WORK REQUIRED → Print the complete set of entries exactly.
——
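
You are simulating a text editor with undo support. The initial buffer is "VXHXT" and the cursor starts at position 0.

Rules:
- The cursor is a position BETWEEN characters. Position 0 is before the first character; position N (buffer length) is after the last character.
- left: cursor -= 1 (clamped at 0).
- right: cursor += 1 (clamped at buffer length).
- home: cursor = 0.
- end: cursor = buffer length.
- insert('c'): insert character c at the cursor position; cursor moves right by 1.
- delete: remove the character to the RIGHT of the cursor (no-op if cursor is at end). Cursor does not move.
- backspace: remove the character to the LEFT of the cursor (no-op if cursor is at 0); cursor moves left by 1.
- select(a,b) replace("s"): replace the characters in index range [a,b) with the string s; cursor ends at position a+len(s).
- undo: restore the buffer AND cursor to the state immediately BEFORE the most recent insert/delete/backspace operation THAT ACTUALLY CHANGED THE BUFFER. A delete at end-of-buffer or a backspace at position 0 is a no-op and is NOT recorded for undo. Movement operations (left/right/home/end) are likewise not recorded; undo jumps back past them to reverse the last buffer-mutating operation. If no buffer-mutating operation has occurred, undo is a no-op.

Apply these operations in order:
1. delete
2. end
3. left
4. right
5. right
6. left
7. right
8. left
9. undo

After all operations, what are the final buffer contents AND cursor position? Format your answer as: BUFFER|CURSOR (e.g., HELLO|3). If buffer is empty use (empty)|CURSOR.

Answer: VXHXT|0

Derivation:
After op 1 (delete): buf='XHXT' cursor=0
After op 2 (end): buf='XHXT' cursor=4
After op 3 (left): buf='XHXT' cursor=3
After op 4 (right): buf='XHXT' cursor=4
After op 5 (right): buf='XHXT' cursor=4
After op 6 (left): buf='XHXT' cursor=3
After op 7 (right): buf='XHXT' cursor=4
After op 8 (left): buf='XHXT' cursor=3
After op 9 (undo): buf='VXHXT' cursor=0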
——
YOUR SOLUTION →
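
You are simulating a text editor with undo support. The initial buffer is "VXHXT" and the cursor starts at position 0.

Rules:
- The cursor is a position BETWEEN characters. Position 0 is before the first character; position N (buffer length) is after the last character.
- left: cursor -= 1 (clamped at 0).
- right: cursor += 1 (clamped at buffer length).
- home: cursor = 0.
- end: cursor = buffer length.
- insert('c'): insert character c at the cursor position; cursor moves right by 1.
- delete: remove the character to the RIGHT of the cursor (no-op if cursor is at end). Cursor does not move.
- backspace: remove the character to the LEFT of the cursor (no-op if cursor is at 0); cursor moves left by 1.
- select(a,b) replace("s"): replace the characters in index range [a,b) with the string s; cursor ends at position a+len(s).
- undo: restore the buffer AND cursor to the state immediately BEFORE the most recent insert/delete/backspace operation THAT ACTUALLY CHANGED THE BUFFER. A delete at end-of-buffer or a backspace at position 0 is a no-op and is NOT recorded for undo. Movement operations (left/right/home/end) are likewise not recorded; undo jumps back past them to reverse the last buffer-mutating operation. If no buffer-mutating operation has occurred, undo is a no-op.

Apply these operations in order:
1. delete
2. end
3. left
4. right
5. right
6. left
7. right
8. left
9. undo

After all operations, what are the final buffer contents AND cursor position? Format your answer as: BUFFER|CURSOR (e.g., HELLO|3). If buffer is empty use (empty)|CURSOR.

Answer: VXHXT|0

Derivation:
After op 1 (delete): buf='XHXT' cursor=0
After op 2 (end): buf='XHXT' cursor=4
After op 3 (left): buf='XHXT' cursor=3
After op 4 (right): buf='XHXT' cursor=4
After op 5 (right): buf='XHXT' cursor=4
After op 6 (left): buf='XHXT' cursor=3
After op 7 (right): buf='XHXT' cursor=4
After op 8 (left): buf='XHXT' cursor=3
After op 9 (undo): buf='VXHXT' cursor=0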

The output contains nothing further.